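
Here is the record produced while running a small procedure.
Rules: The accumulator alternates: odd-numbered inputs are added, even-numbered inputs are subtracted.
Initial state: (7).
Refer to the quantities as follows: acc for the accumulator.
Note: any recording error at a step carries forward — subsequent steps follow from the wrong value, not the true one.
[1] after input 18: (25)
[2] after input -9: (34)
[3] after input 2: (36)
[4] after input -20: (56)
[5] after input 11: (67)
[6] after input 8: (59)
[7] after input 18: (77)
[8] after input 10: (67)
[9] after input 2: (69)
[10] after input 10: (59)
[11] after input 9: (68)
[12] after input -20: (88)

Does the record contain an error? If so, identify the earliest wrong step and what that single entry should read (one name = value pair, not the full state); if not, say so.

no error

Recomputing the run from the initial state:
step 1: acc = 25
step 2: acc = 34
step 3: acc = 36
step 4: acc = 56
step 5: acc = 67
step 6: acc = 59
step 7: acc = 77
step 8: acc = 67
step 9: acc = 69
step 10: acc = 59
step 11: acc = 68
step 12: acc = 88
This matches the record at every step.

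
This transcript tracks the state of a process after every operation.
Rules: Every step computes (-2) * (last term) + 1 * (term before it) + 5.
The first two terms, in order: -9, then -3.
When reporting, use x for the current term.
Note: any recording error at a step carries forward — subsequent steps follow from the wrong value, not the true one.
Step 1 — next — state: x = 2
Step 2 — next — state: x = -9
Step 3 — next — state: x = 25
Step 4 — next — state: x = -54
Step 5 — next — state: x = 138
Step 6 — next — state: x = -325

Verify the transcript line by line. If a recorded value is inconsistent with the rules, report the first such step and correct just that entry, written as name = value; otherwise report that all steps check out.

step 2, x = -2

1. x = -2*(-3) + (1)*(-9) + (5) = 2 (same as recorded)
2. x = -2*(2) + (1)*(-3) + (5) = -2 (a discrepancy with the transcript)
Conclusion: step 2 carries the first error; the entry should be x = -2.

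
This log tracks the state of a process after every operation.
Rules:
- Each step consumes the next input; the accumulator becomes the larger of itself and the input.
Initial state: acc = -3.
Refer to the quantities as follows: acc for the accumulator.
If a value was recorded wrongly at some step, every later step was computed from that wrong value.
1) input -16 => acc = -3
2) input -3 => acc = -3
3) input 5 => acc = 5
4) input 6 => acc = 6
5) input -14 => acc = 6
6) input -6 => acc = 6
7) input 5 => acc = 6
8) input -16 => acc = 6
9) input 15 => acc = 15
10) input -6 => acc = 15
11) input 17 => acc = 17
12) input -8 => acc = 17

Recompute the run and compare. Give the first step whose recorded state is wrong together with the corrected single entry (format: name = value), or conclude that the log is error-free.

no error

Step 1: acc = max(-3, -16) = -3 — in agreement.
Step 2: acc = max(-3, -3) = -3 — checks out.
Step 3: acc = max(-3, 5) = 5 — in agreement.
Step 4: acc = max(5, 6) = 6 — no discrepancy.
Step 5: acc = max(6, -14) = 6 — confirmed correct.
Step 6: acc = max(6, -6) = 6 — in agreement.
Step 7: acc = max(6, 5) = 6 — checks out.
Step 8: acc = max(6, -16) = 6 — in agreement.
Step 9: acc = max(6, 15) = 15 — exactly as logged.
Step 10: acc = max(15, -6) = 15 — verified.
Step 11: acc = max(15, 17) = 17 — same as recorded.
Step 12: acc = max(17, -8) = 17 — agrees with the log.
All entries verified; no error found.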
___
EXERCISE DESCRIPTION: What is wanted is every line from the first line of the entries through the line that contains "[12] after input -20: (88)", given again exactly.

TASK RESULT:
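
Here is the record produced while running a small procedure.
Rules: The accumulator alternates: odd-numbered inputs are added, even-numbered inputs are subtracted.
Initial state: (7).
Refer to the quantities as follows: acc for the accumulator.
Note: any recording error at a step carries forward — subsequent steps follow from the wrong value, not the true one.
[1] after input 18: (25)
[2] after input -9: (34)
[3] after input 2: (36)
[4] after input -20: (56)
[5] after input 11: (67)
[6] after input 8: (59)
[7] after input 18: (77)
[8] after input 10: (67)
[9] after input 2: (69)
[10] after input 10: (59)
[11] after input 9: (68)
[12] after input -20: (88)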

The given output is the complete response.